**YOUR INSTRUCTIONS:** Reproduce the records below in their entirety, character for character.

START PROVIDED INFORMATION

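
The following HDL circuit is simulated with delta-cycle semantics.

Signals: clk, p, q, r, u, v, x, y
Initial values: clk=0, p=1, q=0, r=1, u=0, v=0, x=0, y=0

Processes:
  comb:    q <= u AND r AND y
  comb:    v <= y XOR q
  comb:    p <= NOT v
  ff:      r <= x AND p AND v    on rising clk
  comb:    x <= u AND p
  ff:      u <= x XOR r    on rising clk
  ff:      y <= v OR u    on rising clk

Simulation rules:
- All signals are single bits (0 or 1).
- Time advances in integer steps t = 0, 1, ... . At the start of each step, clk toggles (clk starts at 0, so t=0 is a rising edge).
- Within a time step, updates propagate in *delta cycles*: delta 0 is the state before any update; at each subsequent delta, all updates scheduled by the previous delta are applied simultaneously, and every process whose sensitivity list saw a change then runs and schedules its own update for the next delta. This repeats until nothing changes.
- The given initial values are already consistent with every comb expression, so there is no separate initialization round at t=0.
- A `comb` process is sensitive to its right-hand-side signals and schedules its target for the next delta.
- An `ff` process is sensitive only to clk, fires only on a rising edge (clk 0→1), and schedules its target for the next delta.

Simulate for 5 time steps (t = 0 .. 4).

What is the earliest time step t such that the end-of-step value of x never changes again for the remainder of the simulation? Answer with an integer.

t0.Δ0 clk=0 x=0 v=0 y=0 u=0 q=0 p=1 r=1
t0.Δ1 clk=1 x=0 v=0 y=0 u=0 q=0 p=1 r=1
t0.Δ2 clk=1 x=0 v=0 y=0 u=1 q=0 p=1 r=0
t0.Δ3 clk=1 x=1 v=0 y=0 u=1 q=0 p=1 r=0
t1.Δ0 clk=1 x=1 v=0 y=0 u=1 q=0 p=1 r=0
t1.Δ1 clk=0 x=1 v=0 y=0 u=1 q=0 p=1 r=0
t2.Δ0 clk=0 x=1 v=0 y=0 u=1 q=0 p=1 r=0
t2.Δ1 clk=1 x=1 v=0 y=0 u=1 q=0 p=1 r=0
t2.Δ2 clk=1 x=1 v=0 y=1 u=1 q=0 p=1 r=0
t2.Δ3 clk=1 x=1 v=1 y=1 u=1 q=0 p=1 r=0
t2.Δ4 clk=1 x=1 v=1 y=1 u=1 q=0 p=0 r=0
t2.Δ5 clk=1 x=0 v=1 y=1 u=1 q=0 p=0 r=0
t3.Δ0 clk=1 x=0 v=1 y=1 u=1 q=0 p=0 r=0
t3.Δ1 clk=0 x=0 v=1 y=1 u=1 q=0 p=0 r=0
t4.Δ0 clk=0 x=0 v=1 y=1 u=1 q=0 p=0 r=0
t4.Δ1 clk=1 x=0 v=1 y=1 u=1 q=0 p=0 r=0
t4.Δ2 clk=1 x=0 v=1 y=1 u=0 q=0 p=0 r=0

2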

END PROVIDED INFORMATION

**RESULT OF THIS EXERCISE:**
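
The following HDL circuit is simulated with delta-cycle semantics.

Signals: clk, p, q, r, u, v, x, y
Initial values: clk=0, p=1, q=0, r=1, u=0, v=0, x=0, y=0

Processes:
  comb:    q <= u AND r AND y
  comb:    v <= y XOR q
  comb:    p <= NOT v
  ff:      r <= x AND p AND v    on rising clk
  comb:    x <= u AND p
  ff:      u <= x XOR r    on rising clk
  ff:      y <= v OR u    on rising clk

Simulation rules:
- All signals are single bits (0 or 1).
- Time advances in integer steps t = 0, 1, ... . At the start of each step, clk toggles (clk starts at 0, so t=0 is a rising edge).
- Within a time step, updates propagate in *delta cycles*: delta 0 is the state before any update; at each subsequent delta, all updates scheduled by the previous delta are applied simultaneously, and every process whose sensitivity list saw a change then runs and schedules its own update for the next delta. This repeats until nothing changes.
- The given initial values are already consistent with every comb expression, so there is no separate initialization round at t=0.
- A `comb` process is sensitive to its right-hand-side signals and schedules its target for the next delta.
- An `ff` process is sensitive only to clk, fires only on a rising edge (clk 0→1), and schedules its target for the next delta.

Simulate for 5 time steps (t = 0 .. 4).

What is the earliest time step t such that the end-of-step value of x never changes again for the remainder of the simulation? Answer with an integer.

t0.Δ0 clk=0 x=0 v=0 y=0 u=0 q=0 p=1 r=1
t0.Δ1 clk=1 x=0 v=0 y=0 u=0 q=0 p=1 r=1
t0.Δ2 clk=1 x=0 v=0 y=0 u=1 q=0 p=1 r=0
t0.Δ3 clk=1 x=1 v=0 y=0 u=1 q=0 p=1 r=0
t1.Δ0 clk=1 x=1 v=0 y=0 u=1 q=0 p=1 r=0
t1.Δ1 clk=0 x=1 v=0 y=0 u=1 q=0 p=1 r=0
t2.Δ0 clk=0 x=1 v=0 y=0 u=1 q=0 p=1 r=0
t2.Δ1 clk=1 x=1 v=0 y=0 u=1 q=0 p=1 r=0
t2.Δ2 clk=1 x=1 v=0 y=1 u=1 q=0 p=1 r=0
t2.Δ3 clk=1 x=1 v=1 y=1 u=1 q=0 p=1 r=0
t2.Δ4 clk=1 x=1 v=1 y=1 u=1 q=0 p=0 r=0
t2.Δ5 clk=1 x=0 v=1 y=1 u=1 q=0 p=0 r=0
t3.Δ0 clk=1 x=0 v=1 y=1 u=1 q=0 p=0 r=0
t3.Δ1 clk=0 x=0 v=1 y=1 u=1 q=0 p=0 r=0
t4.Δ0 clk=0 x=0 v=1 y=1 u=1 q=0 p=0 r=0
t4.Δ1 clk=1 x=0 v=1 y=1 u=1 q=0 p=0 r=0
t4.Δ2 clk=1 x=0 v=1 y=1 u=0 q=0 p=0 r=0

2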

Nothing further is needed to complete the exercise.